## Data in this exercise
>>
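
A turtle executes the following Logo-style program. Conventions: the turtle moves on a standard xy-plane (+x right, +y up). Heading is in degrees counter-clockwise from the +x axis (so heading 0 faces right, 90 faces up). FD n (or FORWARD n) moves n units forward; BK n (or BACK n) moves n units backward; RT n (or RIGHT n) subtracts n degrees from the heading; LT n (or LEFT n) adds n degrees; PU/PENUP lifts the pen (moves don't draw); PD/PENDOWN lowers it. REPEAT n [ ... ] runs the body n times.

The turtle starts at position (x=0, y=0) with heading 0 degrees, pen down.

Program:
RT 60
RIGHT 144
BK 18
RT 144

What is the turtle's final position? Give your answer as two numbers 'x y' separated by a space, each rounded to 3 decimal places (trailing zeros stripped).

Answer: 16.444 -7.321

Derivation:
Executing turtle program step by step:
Start: pos=(0,0), heading=0, pen down
RT 60: heading 0 -> 300
RT 144: heading 300 -> 156
BK 18: (0,0) -> (16.444,-7.321) [heading=156, draw]
RT 144: heading 156 -> 12
Final: pos=(16.444,-7.321), heading=12, 1 segment(s) drawn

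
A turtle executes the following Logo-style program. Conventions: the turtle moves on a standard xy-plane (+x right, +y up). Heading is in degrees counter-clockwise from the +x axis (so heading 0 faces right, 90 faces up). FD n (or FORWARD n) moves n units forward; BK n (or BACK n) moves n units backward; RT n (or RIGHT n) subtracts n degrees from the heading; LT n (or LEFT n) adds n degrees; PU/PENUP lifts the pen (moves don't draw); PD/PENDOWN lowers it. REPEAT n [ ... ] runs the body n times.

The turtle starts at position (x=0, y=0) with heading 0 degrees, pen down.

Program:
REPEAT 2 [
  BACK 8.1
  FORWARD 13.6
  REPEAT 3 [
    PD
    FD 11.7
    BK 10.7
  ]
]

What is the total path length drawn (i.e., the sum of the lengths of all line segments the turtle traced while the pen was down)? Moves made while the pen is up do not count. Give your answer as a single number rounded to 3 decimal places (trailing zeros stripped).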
<<
## To do
Write all the data out again, word for word.

## Solved exercise
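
A turtle executes the following Logo-style program. Conventions: the turtle moves on a standard xy-plane (+x right, +y up). Heading is in degrees counter-clockwise from the +x axis (so heading 0 faces right, 90 faces up). FD n (or FORWARD n) moves n units forward; BK n (or BACK n) moves n units backward; RT n (or RIGHT n) subtracts n degrees from the heading; LT n (or LEFT n) adds n degrees; PU/PENUP lifts the pen (moves don't draw); PD/PENDOWN lowers it. REPEAT n [ ... ] runs the body n times.

The turtle starts at position (x=0, y=0) with heading 0 degrees, pen down.

Program:
RT 60
RIGHT 144
BK 18
RT 144

What is the turtle's final position? Give your answer as two numbers 'x y' separated by a space, each rounded to 3 decimal places (trailing zeros stripped).

Answer: 16.444 -7.321

Derivation:
Executing turtle program step by step:
Start: pos=(0,0), heading=0, pen down
RT 60: heading 0 -> 300
RT 144: heading 300 -> 156
BK 18: (0,0) -> (16.444,-7.321) [heading=156, draw]
RT 144: heading 156 -> 12
Final: pos=(16.444,-7.321), heading=12, 1 segment(s) drawn

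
A turtle executes the following Logo-style program. Conventions: the turtle moves on a standard xy-plane (+x right, +y up). Heading is in degrees counter-clockwise from the +x axis (so heading 0 faces right, 90 faces up). FD n (or FORWARD n) moves n units forward; BK n (or BACK n) moves n units backward; RT n (or RIGHT n) subtracts n degrees from the heading; LT n (or LEFT n) adds n degrees; PU/PENUP lifts the pen (moves don't draw); PD/PENDOWN lowers it. REPEAT n [ ... ] runs the body n times.

The turtle starts at position (x=0, y=0) with heading 0 degrees, pen down.

Program:
REPEAT 2 [
  BACK 8.1
  FORWARD 13.6
  REPEAT 3 [
    PD
    FD 11.7
    BK 10.7
  ]
]

What is the total path length drawn (i.e., the sum of the lengths of all line segments the turtle traced while the pen was down)? Moves made while the pen is up do not count. Give your answer as a single number rounded to 3 decimal places (trailing zeros stripped).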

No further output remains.